Records drawn from a dataset
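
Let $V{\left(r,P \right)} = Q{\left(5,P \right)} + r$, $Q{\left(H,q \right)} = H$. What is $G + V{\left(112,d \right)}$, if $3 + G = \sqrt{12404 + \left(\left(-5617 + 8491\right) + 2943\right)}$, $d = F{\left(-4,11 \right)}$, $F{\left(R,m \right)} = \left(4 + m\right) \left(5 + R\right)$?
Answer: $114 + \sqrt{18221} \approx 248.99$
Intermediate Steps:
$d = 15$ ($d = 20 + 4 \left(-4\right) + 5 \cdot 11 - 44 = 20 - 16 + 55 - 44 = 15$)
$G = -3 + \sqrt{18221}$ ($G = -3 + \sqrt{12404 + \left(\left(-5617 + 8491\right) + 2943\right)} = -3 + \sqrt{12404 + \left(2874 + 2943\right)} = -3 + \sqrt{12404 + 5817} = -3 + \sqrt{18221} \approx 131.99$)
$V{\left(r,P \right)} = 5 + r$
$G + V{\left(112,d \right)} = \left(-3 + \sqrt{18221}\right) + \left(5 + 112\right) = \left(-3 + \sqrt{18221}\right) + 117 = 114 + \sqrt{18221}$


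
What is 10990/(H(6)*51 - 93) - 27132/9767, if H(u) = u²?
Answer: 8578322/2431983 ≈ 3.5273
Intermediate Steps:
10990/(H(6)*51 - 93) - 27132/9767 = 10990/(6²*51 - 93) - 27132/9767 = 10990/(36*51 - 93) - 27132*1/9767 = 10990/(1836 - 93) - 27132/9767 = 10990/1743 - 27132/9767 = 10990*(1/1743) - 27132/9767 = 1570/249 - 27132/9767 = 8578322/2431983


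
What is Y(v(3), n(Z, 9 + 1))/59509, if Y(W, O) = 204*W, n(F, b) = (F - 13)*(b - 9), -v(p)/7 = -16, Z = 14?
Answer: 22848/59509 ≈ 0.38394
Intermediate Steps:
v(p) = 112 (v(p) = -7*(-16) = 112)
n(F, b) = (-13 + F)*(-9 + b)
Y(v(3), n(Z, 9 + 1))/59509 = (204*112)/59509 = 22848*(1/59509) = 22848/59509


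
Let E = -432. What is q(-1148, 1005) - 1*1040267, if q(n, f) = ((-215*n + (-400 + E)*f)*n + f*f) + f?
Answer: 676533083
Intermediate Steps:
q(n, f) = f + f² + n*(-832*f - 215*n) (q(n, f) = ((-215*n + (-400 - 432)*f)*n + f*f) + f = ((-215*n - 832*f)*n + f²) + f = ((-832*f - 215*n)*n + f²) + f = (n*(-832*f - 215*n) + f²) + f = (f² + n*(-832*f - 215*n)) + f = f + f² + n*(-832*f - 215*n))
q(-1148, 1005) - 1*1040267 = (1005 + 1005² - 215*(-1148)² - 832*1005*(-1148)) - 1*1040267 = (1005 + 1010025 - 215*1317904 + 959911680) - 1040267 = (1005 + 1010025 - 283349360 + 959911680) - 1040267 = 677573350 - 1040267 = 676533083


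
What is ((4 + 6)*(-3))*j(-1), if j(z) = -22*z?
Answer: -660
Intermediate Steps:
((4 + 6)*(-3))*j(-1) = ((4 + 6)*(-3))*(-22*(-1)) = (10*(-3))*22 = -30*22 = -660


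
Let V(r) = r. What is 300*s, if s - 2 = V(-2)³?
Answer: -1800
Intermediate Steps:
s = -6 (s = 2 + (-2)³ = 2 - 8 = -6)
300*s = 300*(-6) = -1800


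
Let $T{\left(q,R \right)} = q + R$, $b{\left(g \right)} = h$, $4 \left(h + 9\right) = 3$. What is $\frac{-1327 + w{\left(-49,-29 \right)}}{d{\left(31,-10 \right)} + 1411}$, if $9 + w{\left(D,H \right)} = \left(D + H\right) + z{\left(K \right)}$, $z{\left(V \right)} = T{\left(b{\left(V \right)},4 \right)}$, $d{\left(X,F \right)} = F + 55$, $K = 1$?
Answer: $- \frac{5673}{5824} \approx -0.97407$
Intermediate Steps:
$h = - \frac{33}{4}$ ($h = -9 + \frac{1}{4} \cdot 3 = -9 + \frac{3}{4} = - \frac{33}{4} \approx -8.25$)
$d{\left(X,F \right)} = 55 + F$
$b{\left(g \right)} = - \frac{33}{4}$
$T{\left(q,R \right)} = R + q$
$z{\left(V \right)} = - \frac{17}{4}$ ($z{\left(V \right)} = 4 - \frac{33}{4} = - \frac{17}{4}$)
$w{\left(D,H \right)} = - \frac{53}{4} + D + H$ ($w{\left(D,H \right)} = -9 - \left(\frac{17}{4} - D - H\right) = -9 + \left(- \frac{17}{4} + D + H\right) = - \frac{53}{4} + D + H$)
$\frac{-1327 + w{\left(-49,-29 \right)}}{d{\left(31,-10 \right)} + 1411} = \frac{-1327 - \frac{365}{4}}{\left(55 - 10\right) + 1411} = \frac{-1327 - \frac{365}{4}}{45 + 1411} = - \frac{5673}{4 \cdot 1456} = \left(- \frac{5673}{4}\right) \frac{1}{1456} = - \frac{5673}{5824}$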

__EXERCISE AIM__
Exactly as given, set down all of the lines above.

__OUTPUT__
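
Let $V{\left(r,P \right)} = Q{\left(5,P \right)} + r$, $Q{\left(H,q \right)} = H$. What is $G + V{\left(112,d \right)}$, if $3 + G = \sqrt{12404 + \left(\left(-5617 + 8491\right) + 2943\right)}$, $d = F{\left(-4,11 \right)}$, $F{\left(R,m \right)} = \left(4 + m\right) \left(5 + R\right)$?
Answer: $114 + \sqrt{18221} \approx 248.99$
Intermediate Steps:
$d = 15$ ($d = 20 + 4 \left(-4\right) + 5 \cdot 11 - 44 = 20 - 16 + 55 - 44 = 15$)
$G = -3 + \sqrt{18221}$ ($G = -3 + \sqrt{12404 + \left(\left(-5617 + 8491\right) + 2943\right)} = -3 + \sqrt{12404 + \left(2874 + 2943\right)} = -3 + \sqrt{12404 + 5817} = -3 + \sqrt{18221} \approx 131.99$)
$V{\left(r,P \right)} = 5 + r$
$G + V{\left(112,d \right)} = \left(-3 + \sqrt{18221}\right) + \left(5 + 112\right) = \left(-3 + \sqrt{18221}\right) + 117 = 114 + \sqrt{18221}$


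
What is 10990/(H(6)*51 - 93) - 27132/9767, if H(u) = u²?
Answer: 8578322/2431983 ≈ 3.5273
Intermediate Steps:
10990/(H(6)*51 - 93) - 27132/9767 = 10990/(6²*51 - 93) - 27132/9767 = 10990/(36*51 - 93) - 27132*1/9767 = 10990/(1836 - 93) - 27132/9767 = 10990/1743 - 27132/9767 = 10990*(1/1743) - 27132/9767 = 1570/249 - 27132/9767 = 8578322/2431983


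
What is Y(v(3), n(Z, 9 + 1))/59509, if Y(W, O) = 204*W, n(F, b) = (F - 13)*(b - 9), -v(p)/7 = -16, Z = 14?
Answer: 22848/59509 ≈ 0.38394
Intermediate Steps:
v(p) = 112 (v(p) = -7*(-16) = 112)
n(F, b) = (-13 + F)*(-9 + b)
Y(v(3), n(Z, 9 + 1))/59509 = (204*112)/59509 = 22848*(1/59509) = 22848/59509


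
Let E = -432. What is q(-1148, 1005) - 1*1040267, if q(n, f) = ((-215*n + (-400 + E)*f)*n + f*f) + f?
Answer: 676533083
Intermediate Steps:
q(n, f) = f + f² + n*(-832*f - 215*n) (q(n, f) = ((-215*n + (-400 - 432)*f)*n + f*f) + f = ((-215*n - 832*f)*n + f²) + f = ((-832*f - 215*n)*n + f²) + f = (n*(-832*f - 215*n) + f²) + f = (f² + n*(-832*f - 215*n)) + f = f + f² + n*(-832*f - 215*n))
q(-1148, 1005) - 1*1040267 = (1005 + 1005² - 215*(-1148)² - 832*1005*(-1148)) - 1*1040267 = (1005 + 1010025 - 215*1317904 + 959911680) - 1040267 = (1005 + 1010025 - 283349360 + 959911680) - 1040267 = 677573350 - 1040267 = 676533083


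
What is ((4 + 6)*(-3))*j(-1), if j(z) = -22*z?
Answer: -660
Intermediate Steps:
((4 + 6)*(-3))*j(-1) = ((4 + 6)*(-3))*(-22*(-1)) = (10*(-3))*22 = -30*22 = -660


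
Let V(r) = r. What is 300*s, if s - 2 = V(-2)³?
Answer: -1800
Intermediate Steps:
s = -6 (s = 2 + (-2)³ = 2 - 8 = -6)
300*s = 300*(-6) = -1800


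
Let $T{\left(q,R \right)} = q + R$, $b{\left(g \right)} = h$, $4 \left(h + 9\right) = 3$. What is $\frac{-1327 + w{\left(-49,-29 \right)}}{d{\left(31,-10 \right)} + 1411}$, if $9 + w{\left(D,H \right)} = \left(D + H\right) + z{\left(K \right)}$, $z{\left(V \right)} = T{\left(b{\left(V \right)},4 \right)}$, $d{\left(X,F \right)} = F + 55$, $K = 1$?
Answer: $- \frac{5673}{5824} \approx -0.97407$
Intermediate Steps:
$h = - \frac{33}{4}$ ($h = -9 + \frac{1}{4} \cdot 3 = -9 + \frac{3}{4} = - \frac{33}{4} \approx -8.25$)
$d{\left(X,F \right)} = 55 + F$
$b{\left(g \right)} = - \frac{33}{4}$
$T{\left(q,R \right)} = R + q$
$z{\left(V \right)} = - \frac{17}{4}$ ($z{\left(V \right)} = 4 - \frac{33}{4} = - \frac{17}{4}$)
$w{\left(D,H \right)} = - \frac{53}{4} + D + H$ ($w{\left(D,H \right)} = -9 - \left(\frac{17}{4} - D - H\right) = -9 + \left(- \frac{17}{4} + D + H\right) = - \frac{53}{4} + D + H$)
$\frac{-1327 + w{\left(-49,-29 \right)}}{d{\left(31,-10 \right)} + 1411} = \frac{-1327 - \frac{365}{4}}{\left(55 - 10\right) + 1411} = \frac{-1327 - \frac{365}{4}}{45 + 1411} = - \frac{5673}{4 \cdot 1456} = \left(- \frac{5673}{4}\right) \frac{1}{1456} = - \frac{5673}{5824}$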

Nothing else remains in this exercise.